**EXERCISE PROMPT**
Report, as a single figure, how many lines in the records below include "cellular".
*** Opening of RECORDS SHOWN ***
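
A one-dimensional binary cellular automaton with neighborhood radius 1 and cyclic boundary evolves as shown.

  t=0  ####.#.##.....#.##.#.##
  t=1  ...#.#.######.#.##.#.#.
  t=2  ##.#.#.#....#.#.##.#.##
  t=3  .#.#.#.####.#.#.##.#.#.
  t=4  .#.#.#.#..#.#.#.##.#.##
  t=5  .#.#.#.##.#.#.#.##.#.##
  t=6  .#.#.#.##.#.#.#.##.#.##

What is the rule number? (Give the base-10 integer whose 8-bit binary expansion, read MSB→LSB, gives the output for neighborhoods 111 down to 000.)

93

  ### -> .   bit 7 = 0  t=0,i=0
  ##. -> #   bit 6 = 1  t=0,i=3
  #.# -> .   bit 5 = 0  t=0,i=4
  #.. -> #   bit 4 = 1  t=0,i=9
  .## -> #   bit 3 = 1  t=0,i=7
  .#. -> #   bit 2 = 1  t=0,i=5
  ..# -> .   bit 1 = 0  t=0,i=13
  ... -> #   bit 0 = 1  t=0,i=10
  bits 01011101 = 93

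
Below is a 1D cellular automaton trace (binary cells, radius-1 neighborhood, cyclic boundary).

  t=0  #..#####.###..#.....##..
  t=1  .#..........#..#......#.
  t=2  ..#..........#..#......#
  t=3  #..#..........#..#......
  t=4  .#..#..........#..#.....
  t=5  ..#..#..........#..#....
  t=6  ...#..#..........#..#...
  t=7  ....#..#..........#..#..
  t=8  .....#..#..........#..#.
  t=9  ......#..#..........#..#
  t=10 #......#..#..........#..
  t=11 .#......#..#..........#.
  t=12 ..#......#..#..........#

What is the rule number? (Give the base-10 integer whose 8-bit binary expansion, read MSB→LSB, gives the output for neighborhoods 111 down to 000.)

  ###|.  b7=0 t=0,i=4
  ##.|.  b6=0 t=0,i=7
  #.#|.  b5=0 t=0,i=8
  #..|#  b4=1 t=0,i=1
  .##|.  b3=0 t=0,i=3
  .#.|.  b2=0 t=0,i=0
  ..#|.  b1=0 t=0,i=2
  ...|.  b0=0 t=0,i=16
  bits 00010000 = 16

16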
*** Close of RECORDS SHOWN ***
**EXERCISE SOLUTION**
2